* Directions for this task *
The span to copy runs from the line containing "longest non-decreasing subsequence." to the last line below. Copy it exactly, with nothing else.

* Extracted records *
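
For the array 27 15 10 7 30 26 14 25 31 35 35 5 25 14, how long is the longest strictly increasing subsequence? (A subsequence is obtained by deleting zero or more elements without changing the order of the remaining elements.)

Scanning left to right, the best length ending at each element is: 27→1, 15→1, 10→1, 7→1, 30→2, 26→2, 14→2, 25→3, 31→4, 35→5, 35→5, 5→1, 25→3, 14→2.
So the longest increasing subsequence has length 5, e.g. 10, 14, 25, 31, 35.

5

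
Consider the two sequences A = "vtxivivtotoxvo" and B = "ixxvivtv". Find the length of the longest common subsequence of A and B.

6

A longest common subsequence is xvivtv (length 6); the LCS DP confirms no longer common subsequence exists.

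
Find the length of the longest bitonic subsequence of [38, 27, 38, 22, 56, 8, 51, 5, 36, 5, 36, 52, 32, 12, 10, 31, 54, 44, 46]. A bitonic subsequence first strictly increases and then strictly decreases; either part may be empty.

Let inc[i] be the LIS ending at i and dec[i] the longest strictly decreasing subsequence starting at i. inc = [1, 1, 2, 1, 3, 1, 3, 1, 2, 1, 2, 4, 2, 2, 2, 3, 5, 4, 5], dec = [5, 4, 5, 3, 6, 2, 5, 1, 4, 1, 4, 4, 3, 2, 1, 1, 2, 1, 1].
max_i inc[i]+dec[i]−1 = 8, with one witness 27, 38, 56, 51, 36, 32, 12, 10.

8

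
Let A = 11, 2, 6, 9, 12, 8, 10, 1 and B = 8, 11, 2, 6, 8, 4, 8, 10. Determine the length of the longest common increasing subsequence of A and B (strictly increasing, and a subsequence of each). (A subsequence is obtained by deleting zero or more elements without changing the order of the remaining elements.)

4

A longest common strictly increasing subsequence is 2, 6, 8, 10 (length 4); it appears in order in both A and B, and no longer such subsequence exists.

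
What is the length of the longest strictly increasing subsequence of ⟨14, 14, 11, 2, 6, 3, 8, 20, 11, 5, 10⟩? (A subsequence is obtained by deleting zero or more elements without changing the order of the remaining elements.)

Scanning left to right, the best length ending at each element is: 14→1, 14→1, 11→1, 2→1, 6→2, 3→2, 8→3, 20→4, 11→4, 5→3, 10→4.
So the longest increasing subsequence has length 4, e.g. 2, 6, 8, 20.

4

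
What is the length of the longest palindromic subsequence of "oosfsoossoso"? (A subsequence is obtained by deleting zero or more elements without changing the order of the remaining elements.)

Using dp[i][j] = 2 + dp[i+1][j−1] if the ends match, else max(dp[i+1][j], dp[i][j−1]):
dp[1][12] = 10. A witness is oossoossoo at positions 1,2,3,5,6,7,8,9,10,12.

10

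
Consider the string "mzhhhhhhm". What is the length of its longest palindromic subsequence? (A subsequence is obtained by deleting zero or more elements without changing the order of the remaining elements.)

One longest palindromic subsequence is mhhhhhhm (positions 1,3,4,5,6,7,8,9); it reads the same forward and backward, and the interval DP gives dp[1][9] = 8.

8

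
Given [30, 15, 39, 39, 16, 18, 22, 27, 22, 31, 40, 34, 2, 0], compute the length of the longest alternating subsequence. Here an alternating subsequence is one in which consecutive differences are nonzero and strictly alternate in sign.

Track the best alternating length ending on an up-step vs a down-step at each position: up/down = 1/1, 1/2, 3/1, 3/1, 3/4, 5/4, 5/4, 5/4, 5/6, 7/4, 7/1, 7/8, 1/8, 1/8.
The maximum over both is 8; one such subsequence is 30, 15, 39, 16, 27, 22, 40, 34.

8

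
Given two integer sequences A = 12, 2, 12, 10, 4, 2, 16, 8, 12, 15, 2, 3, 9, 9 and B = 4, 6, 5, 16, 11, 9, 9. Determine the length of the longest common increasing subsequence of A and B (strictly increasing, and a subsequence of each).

2

For each value that appears in both, track the longest common increasing run ending there.
The best achievable length is 2; one witness is 4, 16 (A-positions 5,7, B-positions 1,4).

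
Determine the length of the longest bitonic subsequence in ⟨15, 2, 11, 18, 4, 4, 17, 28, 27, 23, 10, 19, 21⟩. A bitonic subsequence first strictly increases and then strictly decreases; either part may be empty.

Let inc[i] be the LIS ending at i and dec[i] the longest strictly decreasing subsequence starting at i. inc = [1, 1, 2, 3, 2, 2, 3, 4, 4, 4, 3, 4, 5], dec = [3, 1, 2, 3, 1, 1, 2, 4, 3, 2, 1, 1, 1].
max_i inc[i]+dec[i]−1 = 7, with one witness 2, 11, 18, 28, 27, 23, 21.

7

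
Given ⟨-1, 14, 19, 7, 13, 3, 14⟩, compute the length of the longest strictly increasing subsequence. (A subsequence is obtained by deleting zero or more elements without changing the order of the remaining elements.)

4

Scanning left to right, the best length ending at each element is: -1→1, 14→2, 19→3, 7→2, 13→3, 3→2, 14→4.
So the longest increasing subsequence has length 4, e.g. -1, 7, 13, 14.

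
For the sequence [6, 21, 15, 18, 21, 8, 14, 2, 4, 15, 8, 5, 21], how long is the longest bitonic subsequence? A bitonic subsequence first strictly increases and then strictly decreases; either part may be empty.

7

One longest bitonic subsequence is 6, 15, 18, 21, 15, 8, 5 (positions 1,3,4,5,10,11,12): it rises to 21 then falls. Length 7 is optimal.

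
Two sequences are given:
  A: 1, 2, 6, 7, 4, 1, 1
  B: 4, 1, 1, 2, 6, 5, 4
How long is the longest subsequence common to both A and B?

4

A longest common subsequence is 1, 2, 6, 4 (length 4); the LCS DP confirms no longer common subsequence exists.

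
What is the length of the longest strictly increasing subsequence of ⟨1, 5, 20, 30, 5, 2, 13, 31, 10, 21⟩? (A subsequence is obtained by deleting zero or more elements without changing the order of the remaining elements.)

One longest increasing subsequence is 1, 5, 20, 30, 31 (positions 1,2,3,4,8), of length 5; no longer one exists.

5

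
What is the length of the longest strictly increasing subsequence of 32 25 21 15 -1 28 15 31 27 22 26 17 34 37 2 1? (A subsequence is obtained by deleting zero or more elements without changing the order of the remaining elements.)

Let dp[i] be the longest increasing subsequence ending at position i. Then dp = [1, 1, 1, 1, 1, 2, 2, 3, 3, 3, 4, 3, 5, 6, 2, 2].
The maximum is 6; one witness is -1, 15, 22, 26, 34, 37 at positions 5,7,10,11,13,14.

6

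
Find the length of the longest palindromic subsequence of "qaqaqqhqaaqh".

One longest palindromic subsequence is qaaqhqaaq (positions 1,2,4,5,7,8,9,10,11); it reads the same forward and backward, and the interval DP gives dp[1][12] = 9.

9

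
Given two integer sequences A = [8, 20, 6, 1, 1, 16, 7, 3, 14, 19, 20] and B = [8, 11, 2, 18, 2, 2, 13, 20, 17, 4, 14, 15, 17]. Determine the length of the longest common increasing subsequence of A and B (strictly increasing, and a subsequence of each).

2

For each value that appears in both, track the longest common increasing run ending there.
The best achievable length is 2; one witness is 8, 20 (A-positions 1,2, B-positions 1,8).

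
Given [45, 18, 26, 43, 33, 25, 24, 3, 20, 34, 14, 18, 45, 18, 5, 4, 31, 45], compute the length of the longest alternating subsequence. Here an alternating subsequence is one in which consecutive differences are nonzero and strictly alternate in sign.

9

A longest alternating subsequence is 45, 18, 26, 3, 20, 14, 45, 18, 31 (positions 1,2,3,8,9,11,13,14,17); its 8 consecutive differences strictly alternate in sign, and length 9 is optimal.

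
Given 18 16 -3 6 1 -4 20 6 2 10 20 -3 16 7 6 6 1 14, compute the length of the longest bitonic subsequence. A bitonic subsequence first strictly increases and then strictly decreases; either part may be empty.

One longest bitonic subsequence is -3, 1, 6, 10, 20, 16, 7, 6, 1 (positions 3,5,8,10,11,13,14,16,17): it rises to 20 then falls. Length 9 is optimal.

9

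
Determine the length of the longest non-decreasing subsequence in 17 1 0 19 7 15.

Scanning left to right, the best length ending at each element is: 17→1, 1→1, 0→1, 19→2, 7→2, 15→3.
So the longest non-decreasing subsequence has length 3, e.g. 1, 7, 15.

3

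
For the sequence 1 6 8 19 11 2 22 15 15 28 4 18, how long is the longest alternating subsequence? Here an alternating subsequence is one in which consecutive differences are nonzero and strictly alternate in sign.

Track the best alternating length ending on an up-step vs a down-step at each position: up/down = 1/1, 2/1, 2/1, 2/1, 2/3, 2/3, 4/1, 4/5, 4/5, 6/1, 4/7, 8/7.
The maximum over both is 8; one such subsequence is 1, 19, 11, 22, 15, 28, 4, 18.

8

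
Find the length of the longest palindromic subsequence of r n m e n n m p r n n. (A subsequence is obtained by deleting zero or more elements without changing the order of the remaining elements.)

6

One longest palindromic subsequence is nmnnmn (positions 2,3,5,6,7,11); it reads the same forward and backward, and the interval DP gives dp[1][11] = 6.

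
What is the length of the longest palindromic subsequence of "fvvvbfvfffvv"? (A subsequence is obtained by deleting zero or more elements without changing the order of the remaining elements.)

One longest palindromic subsequence is vvffffvv (positions 2,3,6,8,9,10,11,12); it reads the same forward and backward, and the interval DP gives dp[1][12] = 8.

8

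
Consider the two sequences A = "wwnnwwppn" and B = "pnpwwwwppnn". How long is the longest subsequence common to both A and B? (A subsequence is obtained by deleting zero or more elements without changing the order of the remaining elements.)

A longest common subsequence is wwwwppn (length 7); the LCS DP confirms no longer common subsequence exists.

7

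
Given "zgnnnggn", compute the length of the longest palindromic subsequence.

Using dp[i][j] = 2 + dp[i+1][j−1] if the ends match, else max(dp[i+1][j], dp[i][j−1]):
dp[1][8] = 5. A witness is gnnng at positions 2,3,4,5,7.

5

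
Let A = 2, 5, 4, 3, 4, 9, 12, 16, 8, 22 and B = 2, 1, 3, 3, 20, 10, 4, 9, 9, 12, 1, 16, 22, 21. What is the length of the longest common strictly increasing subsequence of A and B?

For each value that appears in both, track the longest common increasing run ending there.
The best achievable length is 7; one witness is 2, 3, 4, 9, 12, 16, 22 (A-positions 1,4,5,6,7,8,10, B-positions 1,3,7,8,10,12,13).

7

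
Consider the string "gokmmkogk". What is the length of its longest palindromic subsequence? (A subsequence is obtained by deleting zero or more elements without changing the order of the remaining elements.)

8

One longest palindromic subsequence is gokmmkog (positions 1,2,3,4,5,6,7,8); it reads the same forward and backward, and the interval DP gives dp[1][9] = 8.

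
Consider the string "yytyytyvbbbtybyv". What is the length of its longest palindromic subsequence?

9

Using dp[i][j] = 2 + dp[i+1][j−1] if the ends match, else max(dp[i+1][j], dp[i][j−1]):
dp[1][16] = 9. A witness is yytbbbtyy at positions 4,5,6,9,10,11,12,13,15.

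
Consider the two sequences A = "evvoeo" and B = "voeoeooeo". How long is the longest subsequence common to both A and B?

A longest common subsequence is eoeo (length 4); the LCS DP confirms no longer common subsequence exists.

4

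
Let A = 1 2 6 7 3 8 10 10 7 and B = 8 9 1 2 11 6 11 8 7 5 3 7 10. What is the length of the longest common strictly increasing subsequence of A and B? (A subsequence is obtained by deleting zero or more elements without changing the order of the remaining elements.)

5

For each value that appears in both, track the longest common increasing run ending there.
The best achievable length is 5; one witness is 1, 2, 6, 8, 10 (A-positions 1,2,3,6,7, B-positions 3,4,6,8,13).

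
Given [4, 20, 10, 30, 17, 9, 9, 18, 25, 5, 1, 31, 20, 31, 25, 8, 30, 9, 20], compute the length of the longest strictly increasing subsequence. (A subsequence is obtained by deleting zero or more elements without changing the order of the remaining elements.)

Scanning left to right, the best length ending at each element is: 4→1, 20→2, 10→2, 30→3, 17→3, 9→2, 9→2, 18→4, 25→5, 5→2, 1→1, 31→6, 20→5, 31→6, 25→6, 8→3, 30→7, 9→4, 20→5.
So the longest increasing subsequence has length 7, e.g. 4, 10, 17, 18, 20, 25, 30.

7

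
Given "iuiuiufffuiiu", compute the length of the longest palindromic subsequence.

One longest palindromic subsequence is uiiufffuiiu (positions 2,3,5,6,7,8,9,10,11,12,13); it reads the same forward and backward, and the interval DP gives dp[1][13] = 11.

11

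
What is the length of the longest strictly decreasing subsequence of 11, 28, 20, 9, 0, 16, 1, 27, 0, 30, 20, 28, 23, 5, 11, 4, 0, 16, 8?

One longest decreasing subsequence is 28, 20, 9, 5, 4, 0 (positions 2,3,4,14,16,17), of length 6; no longer one exists.

6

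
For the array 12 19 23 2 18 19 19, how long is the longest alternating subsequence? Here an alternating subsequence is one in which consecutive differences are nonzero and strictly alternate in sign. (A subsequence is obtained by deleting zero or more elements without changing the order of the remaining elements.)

4

A longest alternating subsequence is 12, 19, 2, 18 (positions 1,2,4,5); its 3 consecutive differences strictly alternate in sign, and length 4 is optimal.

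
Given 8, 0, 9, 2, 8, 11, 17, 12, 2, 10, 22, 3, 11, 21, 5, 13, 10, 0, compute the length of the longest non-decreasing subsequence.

6

Let dp[i] be the longest non-decreasing subsequence ending at position i. Then dp = [1, 1, 2, 2, 3, 4, 5, 5, 3, 4, 6, 4, 5, 6, 5, 6, 6, 2].
The maximum is 6; one witness is 0, 2, 8, 11, 17, 22 at positions 2,4,5,6,7,11.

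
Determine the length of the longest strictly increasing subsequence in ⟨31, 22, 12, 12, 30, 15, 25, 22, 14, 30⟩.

Scanning left to right, the best length ending at each element is: 31→1, 22→1, 12→1, 12→1, 30→2, 15→2, 25→3, 22→3, 14→2, 30→4.
So the longest increasing subsequence has length 4, e.g. 12, 15, 25, 30.

4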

* Answer below *
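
Given 8, 0, 9, 2, 8, 11, 17, 12, 2, 10, 22, 3, 11, 21, 5, 13, 10, 0, compute the length of the longest non-decreasing subsequence.

6

Let dp[i] be the longest non-decreasing subsequence ending at position i. Then dp = [1, 1, 2, 2, 3, 4, 5, 5, 3, 4, 6, 4, 5, 6, 5, 6, 6, 2].
The maximum is 6; one witness is 0, 2, 8, 11, 17, 22 at positions 2,4,5,6,7,11.

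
Determine the length of the longest strictly increasing subsequence in ⟨31, 22, 12, 12, 30, 15, 25, 22, 14, 30⟩.

Scanning left to right, the best length ending at each element is: 31→1, 22→1, 12→1, 12→1, 30→2, 15→2, 25→3, 22→3, 14→2, 30→4.
So the longest increasing subsequence has length 4, e.g. 12, 15, 25, 30.

4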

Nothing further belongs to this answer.